[[ Available records open ]]

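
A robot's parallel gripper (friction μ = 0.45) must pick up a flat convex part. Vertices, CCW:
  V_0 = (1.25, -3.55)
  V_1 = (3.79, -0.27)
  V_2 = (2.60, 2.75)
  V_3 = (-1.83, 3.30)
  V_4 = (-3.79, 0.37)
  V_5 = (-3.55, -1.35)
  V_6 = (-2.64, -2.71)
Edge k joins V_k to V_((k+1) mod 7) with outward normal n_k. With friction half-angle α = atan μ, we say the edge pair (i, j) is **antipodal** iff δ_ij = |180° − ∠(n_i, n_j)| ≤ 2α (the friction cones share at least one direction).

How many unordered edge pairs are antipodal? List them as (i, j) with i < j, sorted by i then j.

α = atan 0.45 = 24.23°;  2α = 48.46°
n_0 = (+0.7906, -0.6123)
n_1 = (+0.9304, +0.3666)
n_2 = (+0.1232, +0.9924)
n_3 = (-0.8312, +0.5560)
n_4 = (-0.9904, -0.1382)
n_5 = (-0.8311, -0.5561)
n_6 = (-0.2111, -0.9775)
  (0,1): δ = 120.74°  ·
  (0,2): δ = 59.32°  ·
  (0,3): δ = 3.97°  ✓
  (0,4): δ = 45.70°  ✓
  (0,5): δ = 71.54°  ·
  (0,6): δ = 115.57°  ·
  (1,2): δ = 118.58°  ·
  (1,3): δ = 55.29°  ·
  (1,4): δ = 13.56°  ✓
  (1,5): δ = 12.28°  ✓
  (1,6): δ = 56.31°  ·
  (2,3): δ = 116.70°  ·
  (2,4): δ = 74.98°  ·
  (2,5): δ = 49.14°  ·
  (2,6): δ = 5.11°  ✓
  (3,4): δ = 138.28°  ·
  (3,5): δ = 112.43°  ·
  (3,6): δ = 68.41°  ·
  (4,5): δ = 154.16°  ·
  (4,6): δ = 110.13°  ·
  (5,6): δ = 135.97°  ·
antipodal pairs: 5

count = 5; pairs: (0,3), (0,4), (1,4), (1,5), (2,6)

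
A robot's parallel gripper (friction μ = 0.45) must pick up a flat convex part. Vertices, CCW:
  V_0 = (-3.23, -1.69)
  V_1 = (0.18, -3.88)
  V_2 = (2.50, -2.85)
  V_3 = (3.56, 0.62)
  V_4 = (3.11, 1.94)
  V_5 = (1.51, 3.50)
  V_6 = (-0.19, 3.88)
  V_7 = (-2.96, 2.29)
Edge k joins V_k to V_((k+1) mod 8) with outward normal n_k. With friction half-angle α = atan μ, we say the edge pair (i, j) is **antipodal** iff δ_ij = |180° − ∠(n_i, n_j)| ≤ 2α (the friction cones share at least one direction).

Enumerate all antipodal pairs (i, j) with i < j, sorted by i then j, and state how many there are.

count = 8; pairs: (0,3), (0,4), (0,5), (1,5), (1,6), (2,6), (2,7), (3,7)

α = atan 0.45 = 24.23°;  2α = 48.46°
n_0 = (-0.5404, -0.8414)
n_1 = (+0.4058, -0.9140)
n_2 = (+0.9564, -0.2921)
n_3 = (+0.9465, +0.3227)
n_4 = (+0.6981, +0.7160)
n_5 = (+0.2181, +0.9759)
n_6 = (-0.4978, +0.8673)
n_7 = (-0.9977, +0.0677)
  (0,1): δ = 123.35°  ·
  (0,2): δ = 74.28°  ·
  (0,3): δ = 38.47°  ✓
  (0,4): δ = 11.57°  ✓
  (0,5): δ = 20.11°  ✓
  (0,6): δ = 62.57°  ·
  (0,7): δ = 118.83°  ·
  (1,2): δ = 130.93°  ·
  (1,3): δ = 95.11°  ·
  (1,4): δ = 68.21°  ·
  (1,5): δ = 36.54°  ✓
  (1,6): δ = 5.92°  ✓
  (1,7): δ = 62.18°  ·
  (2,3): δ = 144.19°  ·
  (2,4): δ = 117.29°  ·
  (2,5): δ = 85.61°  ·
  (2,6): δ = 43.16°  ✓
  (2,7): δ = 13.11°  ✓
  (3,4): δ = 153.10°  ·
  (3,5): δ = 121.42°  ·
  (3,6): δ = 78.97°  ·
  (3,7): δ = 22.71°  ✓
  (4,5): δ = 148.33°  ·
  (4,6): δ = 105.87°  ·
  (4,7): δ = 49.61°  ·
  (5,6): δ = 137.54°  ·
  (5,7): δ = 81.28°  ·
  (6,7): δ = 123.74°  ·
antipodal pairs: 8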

[[ Available records closed ]]

What is needed is an exact copy of the lines above, from the one containing "V_2 = (2.50, -2.85)" through the one containing "Edge k joins V_k to V_((k+1) mod 8)", with nothing added.

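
  V_2 = (2.50, -2.85)
  V_3 = (3.56, 0.62)
  V_4 = (3.11, 1.94)
  V_5 = (1.51, 3.50)
  V_6 = (-0.19, 3.88)
  V_7 = (-2.96, 2.29)
Edge k joins V_k to V_((k+1) mod 8) with outward normal n_k. With friction half-angle α = atan μ, we say the edge pair (i, j) is **antipodal** iff δ_ij = |180° − ∠(n_i, n_j)| ≤ 2α (the friction cones share at least one direction).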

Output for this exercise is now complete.